┌─ Records for this task

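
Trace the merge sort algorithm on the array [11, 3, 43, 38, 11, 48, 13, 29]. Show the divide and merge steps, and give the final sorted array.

Merge sort trace:

Split: [11, 3, 43, 38, 11, 48, 13, 29] -> [11, 3, 43, 38] and [11, 48, 13, 29]
  Split: [11, 3, 43, 38] -> [11, 3] and [43, 38]
    Split: [11, 3] -> [11] and [3]
    Merge: [11] + [3] -> [3, 11]
    Split: [43, 38] -> [43] and [38]
    Merge: [43] + [38] -> [38, 43]
  Merge: [3, 11] + [38, 43] -> [3, 11, 38, 43]
  Split: [11, 48, 13, 29] -> [11, 48] and [13, 29]
    Split: [11, 48] -> [11] and [48]
    Merge: [11] + [48] -> [11, 48]
    Split: [13, 29] -> [13] and [29]
    Merge: [13] + [29] -> [13, 29]
  Merge: [11, 48] + [13, 29] -> [11, 13, 29, 48]
Merge: [3, 11, 38, 43] + [11, 13, 29, 48] -> [3, 11, 11, 13, 29, 38, 43, 48]

Final sorted array: [3, 11, 11, 13, 29, 38, 43, 48]

The merge sort proceeds by recursively splitting the array and merging sorted halves.
After all merges, the sorted array is [3, 11, 11, 13, 29, 38, 43, 48].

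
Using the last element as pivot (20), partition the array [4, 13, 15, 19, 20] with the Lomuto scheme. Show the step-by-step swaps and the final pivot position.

Lomuto partition with pivot = 20:

Initial array: [4, 13, 15, 19, 20]

arr[0]=4 <= 20: swap with position 0, array becomes [4, 13, 15, 19, 20]
arr[1]=13 <= 20: swap with position 1, array becomes [4, 13, 15, 19, 20]
arr[2]=15 <= 20: swap with position 2, array becomes [4, 13, 15, 19, 20]
arr[3]=19 <= 20: swap with position 3, array becomes [4, 13, 15, 19, 20]

Place pivot at position 4: [4, 13, 15, 19, 20]
Pivot position: 4

After partitioning with pivot 20, the array becomes [4, 13, 15, 19, 20]. The pivot is placed at index 4. All elements to the left of the pivot are <= 20, and all elements to the right are > 20.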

└─

Take the entries above and return all of them exactly.

Response box:
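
Trace the merge sort algorithm on the array [11, 3, 43, 38, 11, 48, 13, 29]. Show the divide and merge steps, and give the final sorted array.

Merge sort trace:

Split: [11, 3, 43, 38, 11, 48, 13, 29] -> [11, 3, 43, 38] and [11, 48, 13, 29]
  Split: [11, 3, 43, 38] -> [11, 3] and [43, 38]
    Split: [11, 3] -> [11] and [3]
    Merge: [11] + [3] -> [3, 11]
    Split: [43, 38] -> [43] and [38]
    Merge: [43] + [38] -> [38, 43]
  Merge: [3, 11] + [38, 43] -> [3, 11, 38, 43]
  Split: [11, 48, 13, 29] -> [11, 48] and [13, 29]
    Split: [11, 48] -> [11] and [48]
    Merge: [11] + [48] -> [11, 48]
    Split: [13, 29] -> [13] and [29]
    Merge: [13] + [29] -> [13, 29]
  Merge: [11, 48] + [13, 29] -> [11, 13, 29, 48]
Merge: [3, 11, 38, 43] + [11, 13, 29, 48] -> [3, 11, 11, 13, 29, 38, 43, 48]

Final sorted array: [3, 11, 11, 13, 29, 38, 43, 48]

The merge sort proceeds by recursively splitting the array and merging sorted halves.
After all merges, the sorted array is [3, 11, 11, 13, 29, 38, 43, 48].

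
Using the last element as pivot (20), partition the array [4, 13, 15, 19, 20] with the Lomuto scheme. Show the step-by-step swaps and the final pivot position.

Lomuto partition with pivot = 20:

Initial array: [4, 13, 15, 19, 20]

arr[0]=4 <= 20: swap with position 0, array becomes [4, 13, 15, 19, 20]
arr[1]=13 <= 20: swap with position 1, array becomes [4, 13, 15, 19, 20]
arr[2]=15 <= 20: swap with position 2, array becomes [4, 13, 15, 19, 20]
arr[3]=19 <= 20: swap with position 3, array becomes [4, 13, 15, 19, 20]

Place pivot at position 4: [4, 13, 15, 19, 20]
Pivot position: 4

After partitioning with pivot 20, the array becomes [4, 13, 15, 19, 20]. The pivot is placed at index 4. All elements to the left of the pivot are <= 20, and all elements to the right are > 20.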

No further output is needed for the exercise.